▶ **WORK TO COMPLETE**:
Please copy every line of the records below that holds the word "translate".

Start of AVAILABLE DATA

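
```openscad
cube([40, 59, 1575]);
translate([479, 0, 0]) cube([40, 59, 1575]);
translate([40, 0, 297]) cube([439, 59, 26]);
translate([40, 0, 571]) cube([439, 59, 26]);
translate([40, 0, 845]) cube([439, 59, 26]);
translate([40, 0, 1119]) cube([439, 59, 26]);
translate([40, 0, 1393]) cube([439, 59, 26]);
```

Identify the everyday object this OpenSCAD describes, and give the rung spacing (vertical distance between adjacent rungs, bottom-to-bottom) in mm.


A ladder. The rung spacing is 274 mm.

Two tall 40×59 posts with 5 short bars between them — a ladder. Adjacent rungs sit at z = 297 and z = 571, so the spacing is 571 − 297 = 274 mm.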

End of AVAILABLE DATA

▶ **SOLVED EXERCISE**:
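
translate([479, 0, 0]) cube([40, 59, 1575]);
translate([40, 0, 297]) cube([439, 59, 26]);
translate([40, 0, 571]) cube([439, 59, 26]);
translate([40, 0, 845]) cube([439, 59, 26]);
translate([40, 0, 1119]) cube([439, 59, 26]);
translate([40, 0, 1393]) cube([439, 59, 26]);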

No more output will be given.